What the task asks
Would you set down every entry shown below, precisely as written?

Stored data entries
· · · ·
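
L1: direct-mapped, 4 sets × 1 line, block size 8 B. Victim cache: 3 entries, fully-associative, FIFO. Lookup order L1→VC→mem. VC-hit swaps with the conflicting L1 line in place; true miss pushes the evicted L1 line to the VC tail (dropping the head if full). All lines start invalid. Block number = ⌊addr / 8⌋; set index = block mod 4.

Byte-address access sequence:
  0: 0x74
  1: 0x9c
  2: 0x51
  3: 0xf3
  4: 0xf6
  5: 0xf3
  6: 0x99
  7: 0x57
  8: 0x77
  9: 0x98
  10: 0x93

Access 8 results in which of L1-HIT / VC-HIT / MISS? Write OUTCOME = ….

0: 0x74 (blk 14, set 2) → MISS  vc=[]
1: 0x9c (blk 19, set 3) → MISS  vc=[]
2: 0x51 (blk 10, set 2) → MISS  vc=[14]
3: 0xf3 (blk 30, set 2) → MISS  vc=[14, 10]
4: 0xf6 (blk 30, set 2) → L1-HIT  vc=[14, 10]
5: 0xf3 (blk 30, set 2) → L1-HIT  vc=[14, 10]
6: 0x99 (blk 19, set 3) → L1-HIT  vc=[14, 10]
7: 0x57 (blk 10, set 2) → VC-HIT  vc=[14, 30]
8: 0x77 (blk 14, set 2) → VC-HIT  vc=[10, 30]
9: 0x98 (blk 19, set 3) → L1-HIT  vc=[10, 30]
10: 0x93 (blk 18, set 2) → MISS  vc=[10, 30, 14]

OUTCOME = VC-HIT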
· · · ·
Completed exercise
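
L1: direct-mapped, 4 sets × 1 line, block size 8 B. Victim cache: 3 entries, fully-associative, FIFO. Lookup order L1→VC→mem. VC-hit swaps with the conflicting L1 line in place; true miss pushes the evicted L1 line to the VC tail (dropping the head if full). All lines start invalid. Block number = ⌊addr / 8⌋; set index = block mod 4.

Byte-address access sequence:
  0: 0x74
  1: 0x9c
  2: 0x51
  3: 0xf3
  4: 0xf6
  5: 0xf3
  6: 0x99
  7: 0x57
  8: 0x77
  9: 0x98
  10: 0x93

Access 8 results in which of L1-HIT / VC-HIT / MISS? Write OUTCOME = ….

0: 0x74 (blk 14, set 2) → MISS  vc=[]
1: 0x9c (blk 19, set 3) → MISS  vc=[]
2: 0x51 (blk 10, set 2) → MISS  vc=[14]
3: 0xf3 (blk 30, set 2) → MISS  vc=[14, 10]
4: 0xf6 (blk 30, set 2) → L1-HIT  vc=[14, 10]
5: 0xf3 (blk 30, set 2) → L1-HIT  vc=[14, 10]
6: 0x99 (blk 19, set 3) → L1-HIT  vc=[14, 10]
7: 0x57 (blk 10, set 2) → VC-HIT  vc=[14, 30]
8: 0x77 (blk 14, set 2) → VC-HIT  vc=[10, 30]
9: 0x98 (blk 19, set 3) → L1-HIT  vc=[10, 30]
10: 0x93 (blk 18, set 2) → MISS  vc=[10, 30, 14]

OUTCOME = VC-HIT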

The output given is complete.